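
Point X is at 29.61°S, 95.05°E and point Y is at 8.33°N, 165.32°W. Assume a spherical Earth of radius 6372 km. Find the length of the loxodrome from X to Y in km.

Rhumb course C = atan2(Δλ, Δψ) with Δψ = ln[tan(π/4+φ₂/2)/tan(π/4+φ₁/2)] = +0.6874, Δλ = +1.7389 → C = 68.43°
d = R·|Δφ| / |cos C| = 6372·0.66218 / 0.36761 = 11478 km

11478 km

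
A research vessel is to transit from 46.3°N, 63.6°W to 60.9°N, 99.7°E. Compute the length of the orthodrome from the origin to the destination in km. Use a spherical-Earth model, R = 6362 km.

Haversine: a = sin²(Δφ/2)+cos φ₁ cos φ₂ sin²(Δλ/2) = 0.34506;  σ = 2·atan2(√a,√(1−a))
σ = 71.948° → d = Rσ = 6362·1.25573 = 7989 km

7989 km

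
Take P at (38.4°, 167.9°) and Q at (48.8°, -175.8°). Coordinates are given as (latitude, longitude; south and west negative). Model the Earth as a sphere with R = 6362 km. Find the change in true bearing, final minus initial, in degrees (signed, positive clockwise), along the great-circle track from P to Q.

+11.3°

At departure: θ₁ = atan2(sin Δλ cos φ₂, cos φ₁ sin φ₂ − sin φ₁ cos φ₂ cos Δλ) = 43.19°
At arrival: θ₂ = atan2(sin Δλ cos φ₁, −cos φ₂ sin φ₁ + sin φ₂ cos φ₁ cos Δλ) = 54.51°
Δθ = θ₂ − θ₁ = +11.3°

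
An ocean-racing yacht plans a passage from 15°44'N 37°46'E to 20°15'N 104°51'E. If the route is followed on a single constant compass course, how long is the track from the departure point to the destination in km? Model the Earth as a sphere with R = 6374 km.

Rhumb course C = atan2(Δλ, Δψ) with Δψ = ln[tan(π/4+φ₂/2)/tan(π/4+φ₁/2)] = +0.0829, Δλ = +1.1708 → C = 85.95°
d = R·|Δφ| / |cos C| = 6374·0.07883 / 0.07064 = 7113 km

7113 km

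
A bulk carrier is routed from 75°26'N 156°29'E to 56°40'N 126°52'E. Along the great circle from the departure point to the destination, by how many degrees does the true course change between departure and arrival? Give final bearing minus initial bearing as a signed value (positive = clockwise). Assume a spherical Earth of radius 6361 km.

-27.5°

At departure: θ₁ = atan2(sin Δλ cos φ₂, cos φ₁ sin φ₂ − sin φ₁ cos φ₂ cos Δλ) = 227.11°
At arrival: θ₂ = atan2(sin Δλ cos φ₁, −cos φ₂ sin φ₁ + sin φ₂ cos φ₁ cos Δλ) = 199.59°
Δθ = θ₂ − θ₁ = -27.5°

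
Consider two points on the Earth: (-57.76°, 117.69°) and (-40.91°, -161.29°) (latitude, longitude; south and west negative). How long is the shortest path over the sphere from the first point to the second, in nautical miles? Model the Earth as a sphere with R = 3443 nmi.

3120 nmi

Haversine: a = sin²(Δφ/2)+cos φ₁ cos φ₂ sin²(Δλ/2) = 0.19158;  σ = 2·atan2(√a,√(1−a))
σ = 51.915° → d = Rσ = 3443·0.90608 = 3120 nmi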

◆ ◆ ◆ ◆ ◆ ◆ ◆

How to complete this task:
Reproduce the data exactly. Keep every line intact.

Completed task:
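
Point X is at 29.61°S, 95.05°E and point Y is at 8.33°N, 165.32°W. Assume a spherical Earth of radius 6372 km. Find the length of the loxodrome from X to Y in km.

Rhumb course C = atan2(Δλ, Δψ) with Δψ = ln[tan(π/4+φ₂/2)/tan(π/4+φ₁/2)] = +0.6874, Δλ = +1.7389 → C = 68.43°
d = R·|Δφ| / |cos C| = 6372·0.66218 / 0.36761 = 11478 km

11478 km

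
A research vessel is to transit from 46.3°N, 63.6°W to 60.9°N, 99.7°E. Compute the length of the orthodrome from the origin to the destination in km. Use a spherical-Earth model, R = 6362 km.

Haversine: a = sin²(Δφ/2)+cos φ₁ cos φ₂ sin²(Δλ/2) = 0.34506;  σ = 2·atan2(√a,√(1−a))
σ = 71.948° → d = Rσ = 6362·1.25573 = 7989 km

7989 km

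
Take P at (38.4°, 167.9°) and Q at (48.8°, -175.8°). Coordinates are given as (latitude, longitude; south and west negative). Model the Earth as a sphere with R = 6362 km. Find the change in true bearing, final minus initial, in degrees (signed, positive clockwise), along the great-circle track from P to Q.

+11.3°

At departure: θ₁ = atan2(sin Δλ cos φ₂, cos φ₁ sin φ₂ − sin φ₁ cos φ₂ cos Δλ) = 43.19°
At arrival: θ₂ = atan2(sin Δλ cos φ₁, −cos φ₂ sin φ₁ + sin φ₂ cos φ₁ cos Δλ) = 54.51°
Δθ = θ₂ − θ₁ = +11.3°

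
An ocean-racing yacht plans a passage from 15°44'N 37°46'E to 20°15'N 104°51'E. If the route is followed on a single constant compass course, how long is the track from the departure point to the destination in km? Model the Earth as a sphere with R = 6374 km.

Rhumb course C = atan2(Δλ, Δψ) with Δψ = ln[tan(π/4+φ₂/2)/tan(π/4+φ₁/2)] = +0.0829, Δλ = +1.1708 → C = 85.95°
d = R·|Δφ| / |cos C| = 6374·0.07883 / 0.07064 = 7113 km

7113 km

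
A bulk carrier is routed from 75°26'N 156°29'E to 56°40'N 126°52'E. Along the great circle from the departure point to the destination, by how many degrees does the true course change between departure and arrival? Give final bearing minus initial bearing as a signed value (positive = clockwise). Assume a spherical Earth of radius 6361 km.

-27.5°

At departure: θ₁ = atan2(sin Δλ cos φ₂, cos φ₁ sin φ₂ − sin φ₁ cos φ₂ cos Δλ) = 227.11°
At arrival: θ₂ = atan2(sin Δλ cos φ₁, −cos φ₂ sin φ₁ + sin φ₂ cos φ₁ cos Δλ) = 199.59°
Δθ = θ₂ − θ₁ = -27.5°

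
Consider two points on the Earth: (-57.76°, 117.69°) and (-40.91°, -161.29°) (latitude, longitude; south and west negative). How long is the shortest path over the sphere from the first point to the second, in nautical miles? Model the Earth as a sphere with R = 3443 nmi.

3120 nmi

Haversine: a = sin²(Δφ/2)+cos φ₁ cos φ₂ sin²(Δλ/2) = 0.19158;  σ = 2·atan2(√a,√(1−a))
σ = 51.915° → d = Rσ = 3443·0.90608 = 3120 nmi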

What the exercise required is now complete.